Provided records:
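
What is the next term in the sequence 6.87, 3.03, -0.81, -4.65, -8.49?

Differences: 3.03 - 6.87 = -3.84
This is an arithmetic sequence with common difference d = -3.84.
Next term = -8.49 + -3.84 = -12.33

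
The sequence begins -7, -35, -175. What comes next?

Ratios: -35 / -7 = 5.0
This is a geometric sequence with common ratio r = 5.
Next term = -175 * 5 = -875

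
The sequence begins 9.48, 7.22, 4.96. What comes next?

Differences: 7.22 - 9.48 = -2.26
This is an arithmetic sequence with common difference d = -2.26.
Next term = 4.96 + -2.26 = 2.7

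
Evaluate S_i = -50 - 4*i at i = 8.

S_8 = -50 + -4*8 = -50 + -32 = -82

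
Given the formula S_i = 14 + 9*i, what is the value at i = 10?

S_10 = 14 + 9*10 = 14 + 90 = 104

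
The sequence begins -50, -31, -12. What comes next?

Differences: -31 - -50 = 19
This is an arithmetic sequence with common difference d = 19.
Next term = -12 + 19 = 7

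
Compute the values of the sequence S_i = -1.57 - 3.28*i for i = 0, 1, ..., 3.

This is an arithmetic sequence.
i=0: S_0 = -1.57 + -3.28*0 = -1.57
i=1: S_1 = -1.57 + -3.28*1 = -4.85
i=2: S_2 = -1.57 + -3.28*2 = -8.13
i=3: S_3 = -1.57 + -3.28*3 = -11.41
The first 4 terms are: [-1.57, -4.85, -8.13, -11.41]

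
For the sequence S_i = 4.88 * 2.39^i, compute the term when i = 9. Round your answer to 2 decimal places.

S_9 = 4.88 * 2.39^9 ≈ 4.88 * 2544.3749 ≈ 12416.55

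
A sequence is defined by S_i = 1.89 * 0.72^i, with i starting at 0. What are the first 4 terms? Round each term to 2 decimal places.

This is a geometric sequence.
i=0: S_0 = 1.89 * 0.72^0 = 1.89
i=1: S_1 = 1.89 * 0.72^1 ≈ 1.36
i=2: S_2 = 1.89 * 0.72^2 ≈ 0.98
i=3: S_3 = 1.89 * 0.72^3 ≈ 0.71
The first 4 terms are: [1.89, 1.36, 0.98, 0.71]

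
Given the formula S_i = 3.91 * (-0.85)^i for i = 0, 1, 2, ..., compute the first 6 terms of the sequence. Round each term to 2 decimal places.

This is a geometric sequence.
i=0: S_0 = 3.91 * (-0.85)^0 = 3.91
i=1: S_1 = 3.91 * (-0.85)^1 ≈ -3.32
i=2: S_2 = 3.91 * (-0.85)^2 ≈ 2.82
i=3: S_3 = 3.91 * (-0.85)^3 ≈ -2.4
i=4: S_4 = 3.91 * (-0.85)^4 ≈ 2.04
i=5: S_5 = 3.91 * (-0.85)^5 ≈ -1.73
The first 6 terms are: [3.91, -3.32, 2.82, -2.4, 2.04, -1.73]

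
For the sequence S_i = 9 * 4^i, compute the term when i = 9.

S_9 = 9 * 4^9 = 9 * 262144 = 2359296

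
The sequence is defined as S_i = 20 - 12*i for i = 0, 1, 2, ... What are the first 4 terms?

This is an arithmetic sequence.
i=0: S_0 = 20 + -12*0 = 20
i=1: S_1 = 20 + -12*1 = 8
i=2: S_2 = 20 + -12*2 = -4
i=3: S_3 = 20 + -12*3 = -16
The first 4 terms are: [20, 8, -4, -16]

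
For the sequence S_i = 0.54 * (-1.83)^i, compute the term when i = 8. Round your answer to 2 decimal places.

S_8 = 0.54 * (-1.83)^8 ≈ 0.54 * 125.7792 ≈ 67.92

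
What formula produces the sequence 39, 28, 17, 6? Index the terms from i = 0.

Check differences: 28 - 39 = -11
17 - 28 = -11
Common difference d = -11.
First term a = 39.
Formula: S_i = 39 - 11*i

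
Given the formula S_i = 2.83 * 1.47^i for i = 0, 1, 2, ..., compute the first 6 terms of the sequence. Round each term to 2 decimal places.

This is a geometric sequence.
i=0: S_0 = 2.83 * 1.47^0 = 2.83
i=1: S_1 = 2.83 * 1.47^1 ≈ 4.16
i=2: S_2 = 2.83 * 1.47^2 ≈ 6.12
i=3: S_3 = 2.83 * 1.47^3 ≈ 8.99
i=4: S_4 = 2.83 * 1.47^4 ≈ 13.21
i=5: S_5 = 2.83 * 1.47^5 ≈ 19.43
The first 6 terms are: [2.83, 4.16, 6.12, 8.99, 13.21, 19.43]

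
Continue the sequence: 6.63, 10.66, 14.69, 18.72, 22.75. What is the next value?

Differences: 10.66 - 6.63 = 4.03
This is an arithmetic sequence with common difference d = 4.03.
Next term = 22.75 + 4.03 = 26.78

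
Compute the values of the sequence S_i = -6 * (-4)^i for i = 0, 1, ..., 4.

This is a geometric sequence.
i=0: S_0 = -6 * (-4)^0 = -6
i=1: S_1 = -6 * (-4)^1 = 24
i=2: S_2 = -6 * (-4)^2 = -96
i=3: S_3 = -6 * (-4)^3 = 384
i=4: S_4 = -6 * (-4)^4 = -1536
The first 5 terms are: [-6, 24, -96, 384, -1536]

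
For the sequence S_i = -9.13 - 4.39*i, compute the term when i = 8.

S_8 = -9.13 + -4.39*8 = -9.13 + -35.12 = -44.25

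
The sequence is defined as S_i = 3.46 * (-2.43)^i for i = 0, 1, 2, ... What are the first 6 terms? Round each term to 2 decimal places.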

Activity:
Go to the line holding "What formula produces" in the entries above and return it, along with every line after it, exactly as written.

Finished task:
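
What formula produces the sequence 39, 28, 17, 6? Index the terms from i = 0.

Check differences: 28 - 39 = -11
17 - 28 = -11
Common difference d = -11.
First term a = 39.
Formula: S_i = 39 - 11*i

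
Given the formula S_i = 2.83 * 1.47^i for i = 0, 1, 2, ..., compute the first 6 terms of the sequence. Round each term to 2 decimal places.

This is a geometric sequence.
i=0: S_0 = 2.83 * 1.47^0 = 2.83
i=1: S_1 = 2.83 * 1.47^1 ≈ 4.16
i=2: S_2 = 2.83 * 1.47^2 ≈ 6.12
i=3: S_3 = 2.83 * 1.47^3 ≈ 8.99
i=4: S_4 = 2.83 * 1.47^4 ≈ 13.21
i=5: S_5 = 2.83 * 1.47^5 ≈ 19.43
The first 6 terms are: [2.83, 4.16, 6.12, 8.99, 13.21, 19.43]

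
Continue the sequence: 6.63, 10.66, 14.69, 18.72, 22.75. What is the next value?

Differences: 10.66 - 6.63 = 4.03
This is an arithmetic sequence with common difference d = 4.03.
Next term = 22.75 + 4.03 = 26.78

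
Compute the values of the sequence S_i = -6 * (-4)^i for i = 0, 1, ..., 4.

This is a geometric sequence.
i=0: S_0 = -6 * (-4)^0 = -6
i=1: S_1 = -6 * (-4)^1 = 24
i=2: S_2 = -6 * (-4)^2 = -96
i=3: S_3 = -6 * (-4)^3 = 384
i=4: S_4 = -6 * (-4)^4 = -1536
The first 5 terms are: [-6, 24, -96, 384, -1536]

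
For the sequence S_i = -9.13 - 4.39*i, compute the term when i = 8.

S_8 = -9.13 + -4.39*8 = -9.13 + -35.12 = -44.25

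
The sequence is defined as S_i = 3.46 * (-2.43)^i for i = 0, 1, 2, ... What are the first 6 terms? Round each term to 2 decimal places.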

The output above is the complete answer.